**Instructions to follow:** In the entries below, every line with the string "variable" is to be reported.
┌─ Available data
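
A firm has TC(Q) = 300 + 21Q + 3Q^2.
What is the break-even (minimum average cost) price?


AC(Q) = 300/Q + 21 + 3Q
To minimize: dAC/dQ = -300/Q^2 + 3 = 0
Q^2 = 300/3 = 100
Q* = 10
Min AC = 300/10 + 21 + 3*10
Min AC = 30 + 21 + 30 = 81

81


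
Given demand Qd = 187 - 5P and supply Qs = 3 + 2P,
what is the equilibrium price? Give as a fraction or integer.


At equilibrium, Qd = Qs.
187 - 5P = 3 + 2P
187 - 3 = 5P + 2P
184 = 7P
P* = 184/7 = 184/7

184/7


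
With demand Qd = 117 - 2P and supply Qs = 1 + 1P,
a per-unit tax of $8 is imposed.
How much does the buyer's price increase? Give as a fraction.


With a per-unit tax, the buyer's price increase depends on relative slopes.
Supply slope: d = 1, Demand slope: b = 2
Buyer's price increase = d * tax / (b + d)
= 1 * 8 / (2 + 1)
= 8 / 3 = 8/3

8/3


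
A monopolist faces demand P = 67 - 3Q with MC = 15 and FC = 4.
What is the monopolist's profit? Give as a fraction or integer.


MR = MC: 67 - 6Q = 15
Q* = 26/3
P* = 67 - 3*26/3 = 41
Profit = (P* - MC)*Q* - FC
= (41 - 15)*26/3 - 4
= 26*26/3 - 4
= 676/3 - 4 = 664/3

664/3


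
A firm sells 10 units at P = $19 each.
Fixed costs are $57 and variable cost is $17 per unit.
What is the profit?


Total Revenue = P * Q = 19 * 10 = $190
Total Cost = FC + VC*Q = 57 + 17*10 = $227
Profit = TR - TC = 190 - 227 = $-37

$-37


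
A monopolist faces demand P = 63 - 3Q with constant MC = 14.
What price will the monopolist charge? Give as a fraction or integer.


MR = 63 - 6Q
Set MR = MC: 63 - 6Q = 14
Q* = 49/6
Substitute into demand:
P* = 63 - 3*49/6 = 77/2

77/2


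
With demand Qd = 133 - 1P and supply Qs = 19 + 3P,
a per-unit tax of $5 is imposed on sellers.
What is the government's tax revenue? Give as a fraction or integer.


With tax on sellers, new supply: Qs' = 19 + 3(P - 5)
= 4 + 3P
New equilibrium quantity:
Q_new = 403/4
Tax revenue = tax * Q_new = 5 * 403/4 = 2015/4

2015/4


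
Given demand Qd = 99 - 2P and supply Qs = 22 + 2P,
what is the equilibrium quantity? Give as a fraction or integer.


First find equilibrium price:
99 - 2P = 22 + 2P
P* = 77/4 = 77/4
Then substitute into demand:
Q* = 99 - 2 * 77/4 = 121/2

121/2


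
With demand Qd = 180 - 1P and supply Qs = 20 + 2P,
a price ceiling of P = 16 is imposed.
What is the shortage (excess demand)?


At P = 16:
Qd = 180 - 1*16 = 164
Qs = 20 + 2*16 = 52
Shortage = Qd - Qs = 164 - 52 = 112

112


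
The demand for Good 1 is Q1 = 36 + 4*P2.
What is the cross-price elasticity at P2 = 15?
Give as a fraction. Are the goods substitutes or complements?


dQ1/dP2 = 4
At P2 = 15: Q1 = 36 + 4*15 = 96
Exy = (dQ1/dP2)(P2/Q1) = 4 * 15 / 96 = 5/8
Since Exy > 0, the goods are substitutes.

5/8 (substitutes)


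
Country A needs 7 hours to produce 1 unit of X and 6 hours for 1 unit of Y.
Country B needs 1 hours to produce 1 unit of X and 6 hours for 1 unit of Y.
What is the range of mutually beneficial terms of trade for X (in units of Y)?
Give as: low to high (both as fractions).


Opportunity cost of X for Country A = hours_X / hours_Y = 7/6 = 7/6 units of Y
Opportunity cost of X for Country B = hours_X / hours_Y = 1/6 = 1/6 units of Y
Terms of trade must be between the two opportunity costs.
Range: 1/6 to 7/6

1/6 to 7/6


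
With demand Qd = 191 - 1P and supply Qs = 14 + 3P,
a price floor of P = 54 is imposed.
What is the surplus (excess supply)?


At P = 54:
Qd = 191 - 1*54 = 137
Qs = 14 + 3*54 = 176
Surplus = Qs - Qd = 176 - 137 = 39

39


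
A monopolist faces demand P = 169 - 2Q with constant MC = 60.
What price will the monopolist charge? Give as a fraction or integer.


MR = 169 - 4Q
Set MR = MC: 169 - 4Q = 60
Q* = 109/4
Substitute into demand:
P* = 169 - 2*109/4 = 229/2

229/2


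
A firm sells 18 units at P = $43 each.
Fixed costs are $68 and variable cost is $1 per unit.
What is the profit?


Total Revenue = P * Q = 43 * 18 = $774
Total Cost = FC + VC*Q = 68 + 1*18 = $86
Profit = TR - TC = 774 - 86 = $688

$688


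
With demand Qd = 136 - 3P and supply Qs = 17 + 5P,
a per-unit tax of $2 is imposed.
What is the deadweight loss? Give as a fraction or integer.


Pre-tax equilibrium quantity: Q* = 731/8
Post-tax equilibrium quantity: Q_tax = 701/8
Reduction in quantity: Q* - Q_tax = 15/4
DWL = (1/2) * tax * (Q* - Q_tax)
DWL = (1/2) * 2 * 15/4 = 15/4

15/4


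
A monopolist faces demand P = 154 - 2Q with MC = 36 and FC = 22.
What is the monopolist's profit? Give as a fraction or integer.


MR = MC: 154 - 4Q = 36
Q* = 59/2
P* = 154 - 2*59/2 = 95
Profit = (P* - MC)*Q* - FC
= (95 - 36)*59/2 - 22
= 59*59/2 - 22
= 3481/2 - 22 = 3437/2

3437/2


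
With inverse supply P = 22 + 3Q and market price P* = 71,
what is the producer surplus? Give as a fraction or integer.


Minimum supply price (at Q=0): P_min = 22
Quantity supplied at P* = 71:
Q* = (71 - 22)/3 = 49/3
PS = (1/2) * Q* * (P* - P_min)
PS = (1/2) * 49/3 * (71 - 22)
PS = (1/2) * 49/3 * 49 = 2401/6

2401/6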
└─
**Written solution:**
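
Fixed costs are $57 and variable cost is $17 per unit.
Fixed costs are $68 and variable cost is $1 per unit.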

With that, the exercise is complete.